## Directions for this task
Only the lines from the one containing "A commercial spot uses" through the end of the data below should be copied, each exactly as written and with both ends kept.

START Task data

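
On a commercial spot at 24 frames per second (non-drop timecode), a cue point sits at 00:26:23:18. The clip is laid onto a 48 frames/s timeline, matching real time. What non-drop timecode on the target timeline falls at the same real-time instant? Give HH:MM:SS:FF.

00:26:23:36

Source frame index: (0×3600 + 26×60 + 23) × 24 + 18 = 38010.
Real time: 38010 / (24) = 6335/4 s.
Target frame: (6335/4) × (48) = 76020.
At 48 labels/s: frame 76020 → 00:26:23:36.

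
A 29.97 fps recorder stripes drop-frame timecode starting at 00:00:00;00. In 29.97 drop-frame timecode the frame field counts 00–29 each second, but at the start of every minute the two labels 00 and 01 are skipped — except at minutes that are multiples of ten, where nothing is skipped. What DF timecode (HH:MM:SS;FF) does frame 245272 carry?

Ten DF minutes hold 17982 frames, so frame 245272 lies in block 13 (frames 233766–251747) with 11506 frames into that block.
The block's first minute is 1800 frames and the rest 1798 each; 11506 frames reaches minute 6, so 13 × 18 + 6 × 2 = 246 labels have been skipped so far.
Adding those back, label number 245272 + 246 = 245518 at 30 labels/s is 8183 s + 28 f = 2 h 16 min 23 s frame 28, i.e. 02:16:23;28.

02:16:23;28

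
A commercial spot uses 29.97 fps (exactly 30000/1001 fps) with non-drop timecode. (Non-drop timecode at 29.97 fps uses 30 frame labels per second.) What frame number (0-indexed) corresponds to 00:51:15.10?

Total seconds to the label: (0 × 3600 + 51 × 60 + 15) = 3075.
Frame index = 3075 × 30 + 10 = 92260.

92260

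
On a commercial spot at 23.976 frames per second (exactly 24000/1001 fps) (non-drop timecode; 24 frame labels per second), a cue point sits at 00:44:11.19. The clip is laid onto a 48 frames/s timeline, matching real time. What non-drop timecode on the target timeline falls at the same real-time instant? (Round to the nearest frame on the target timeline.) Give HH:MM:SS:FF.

00:44:14:21

Source frame index: (0×3600 + 44×60 + 11) × 24 + 19 = 63643.
Real time: 63643 / (24000/1001) = 63706643/24000 s.
Target frame: (63706643/24000) × (48) = 63706643/500 ≈ 127413.286 → 127413.
At 48 labels/s: frame 127413 → 00:44:14:21.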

END Task data

## Worked solution
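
A commercial spot uses 29.97 fps (exactly 30000/1001 fps) with non-drop timecode. (Non-drop timecode at 29.97 fps uses 30 frame labels per second.) What frame number (0-indexed) corresponds to 00:51:15.10?

Total seconds to the label: (0 × 3600 + 51 × 60 + 15) = 3075.
Frame index = 3075 × 30 + 10 = 92260.

92260

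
On a commercial spot at 23.976 frames per second (exactly 24000/1001 fps) (non-drop timecode; 24 frame labels per second), a cue point sits at 00:44:11.19. The clip is laid onto a 48 frames/s timeline, matching real time. What non-drop timecode on the target timeline falls at the same real-time instant? (Round to the nearest frame on the target timeline.) Give HH:MM:SS:FF.

00:44:14:21

Source frame index: (0×3600 + 44×60 + 11) × 24 + 19 = 63643.
Real time: 63643 / (24000/1001) = 63706643/24000 s.
Target frame: (63706643/24000) × (48) = 63706643/500 ≈ 127413.286 → 127413.
At 48 labels/s: frame 127413 → 00:44:14:21.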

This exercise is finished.